WHAT IS REQUIRED |
From the listing below, work out the number of lines containing "unit" and give that number without comment.

=-=-=-=-=

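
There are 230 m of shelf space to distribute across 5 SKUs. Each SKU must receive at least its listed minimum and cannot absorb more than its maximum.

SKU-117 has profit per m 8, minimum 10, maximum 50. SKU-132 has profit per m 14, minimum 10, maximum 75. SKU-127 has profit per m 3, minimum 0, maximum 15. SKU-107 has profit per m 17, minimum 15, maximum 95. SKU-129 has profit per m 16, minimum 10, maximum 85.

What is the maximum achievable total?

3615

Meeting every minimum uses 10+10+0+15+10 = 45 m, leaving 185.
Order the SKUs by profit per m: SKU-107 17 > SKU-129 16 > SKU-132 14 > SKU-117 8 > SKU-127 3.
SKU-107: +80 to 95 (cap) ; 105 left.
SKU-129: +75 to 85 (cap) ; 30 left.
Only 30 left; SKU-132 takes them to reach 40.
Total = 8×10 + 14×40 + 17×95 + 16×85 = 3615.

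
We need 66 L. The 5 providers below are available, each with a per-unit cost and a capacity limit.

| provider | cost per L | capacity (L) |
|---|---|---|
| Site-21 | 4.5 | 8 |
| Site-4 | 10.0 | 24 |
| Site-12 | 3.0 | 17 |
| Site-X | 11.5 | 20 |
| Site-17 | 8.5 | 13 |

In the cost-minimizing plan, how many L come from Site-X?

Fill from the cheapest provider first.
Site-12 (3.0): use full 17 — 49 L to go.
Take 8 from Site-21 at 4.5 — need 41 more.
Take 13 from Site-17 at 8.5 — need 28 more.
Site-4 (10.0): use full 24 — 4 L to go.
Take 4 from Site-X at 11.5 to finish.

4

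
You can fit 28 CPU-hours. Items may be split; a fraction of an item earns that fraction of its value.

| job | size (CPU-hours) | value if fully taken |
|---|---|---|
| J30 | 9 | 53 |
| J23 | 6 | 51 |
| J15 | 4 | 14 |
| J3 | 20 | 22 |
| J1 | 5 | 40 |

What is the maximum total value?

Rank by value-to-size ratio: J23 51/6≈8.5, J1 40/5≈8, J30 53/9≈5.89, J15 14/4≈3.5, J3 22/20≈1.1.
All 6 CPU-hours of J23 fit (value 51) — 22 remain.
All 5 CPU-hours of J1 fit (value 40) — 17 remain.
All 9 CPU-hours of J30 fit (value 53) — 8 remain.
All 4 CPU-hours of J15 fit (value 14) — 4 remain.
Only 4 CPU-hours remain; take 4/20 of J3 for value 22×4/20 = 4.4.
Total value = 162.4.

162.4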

=-=-=-=-=

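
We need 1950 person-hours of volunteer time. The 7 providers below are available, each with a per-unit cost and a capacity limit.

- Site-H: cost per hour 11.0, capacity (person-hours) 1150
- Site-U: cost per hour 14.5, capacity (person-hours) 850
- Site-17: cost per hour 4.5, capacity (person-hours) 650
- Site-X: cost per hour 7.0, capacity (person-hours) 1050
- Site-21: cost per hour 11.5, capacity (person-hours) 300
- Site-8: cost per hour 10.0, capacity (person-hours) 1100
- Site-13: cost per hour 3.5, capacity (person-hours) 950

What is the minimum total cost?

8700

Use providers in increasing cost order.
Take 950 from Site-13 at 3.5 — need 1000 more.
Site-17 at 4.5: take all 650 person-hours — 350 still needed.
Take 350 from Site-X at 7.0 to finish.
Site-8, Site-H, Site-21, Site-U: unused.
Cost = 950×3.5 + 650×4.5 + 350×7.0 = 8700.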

=-=-=-=-=

RESPONSE BOX |
2